Required action> Copy all of the records word for word.

START Data to process

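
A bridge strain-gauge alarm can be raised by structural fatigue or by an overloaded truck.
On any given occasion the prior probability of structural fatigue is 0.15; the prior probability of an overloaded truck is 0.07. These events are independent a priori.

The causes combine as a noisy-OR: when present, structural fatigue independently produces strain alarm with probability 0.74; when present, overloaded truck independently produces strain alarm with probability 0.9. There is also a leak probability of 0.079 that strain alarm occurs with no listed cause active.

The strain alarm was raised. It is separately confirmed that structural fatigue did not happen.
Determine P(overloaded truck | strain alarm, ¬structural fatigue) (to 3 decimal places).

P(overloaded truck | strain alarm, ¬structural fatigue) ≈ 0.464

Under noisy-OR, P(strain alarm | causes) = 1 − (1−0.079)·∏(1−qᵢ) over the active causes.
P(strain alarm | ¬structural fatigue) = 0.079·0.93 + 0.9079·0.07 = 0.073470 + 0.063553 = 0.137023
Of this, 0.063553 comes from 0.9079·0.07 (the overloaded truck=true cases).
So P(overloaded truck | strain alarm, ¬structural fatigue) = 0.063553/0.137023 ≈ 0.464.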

END Data to process

Written reply>
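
A bridge strain-gauge alarm can be raised by structural fatigue or by an overloaded truck.
On any given occasion the prior probability of structural fatigue is 0.15; the prior probability of an overloaded truck is 0.07. These events are independent a priori.

The causes combine as a noisy-OR: when present, structural fatigue independently produces strain alarm with probability 0.74; when present, overloaded truck independently produces strain alarm with probability 0.9. There is also a leak probability of 0.079 that strain alarm occurs with no listed cause active.

The strain alarm was raised. It is separately confirmed that structural fatigue did not happen.
Determine P(overloaded truck | strain alarm, ¬structural fatigue) (to 3 decimal places).

P(overloaded truck | strain alarm, ¬structural fatigue) ≈ 0.464

Under noisy-OR, P(strain alarm | causes) = 1 − (1−0.079)·∏(1−qᵢ) over the active causes.
P(strain alarm | ¬structural fatigue) = 0.079·0.93 + 0.9079·0.07 = 0.073470 + 0.063553 = 0.137023
Of this, 0.063553 comes from 0.9079·0.07 (the overloaded truck=true cases).
So P(overloaded truck | strain alarm, ¬structural fatigue) = 0.063553/0.137023 ≈ 0.464.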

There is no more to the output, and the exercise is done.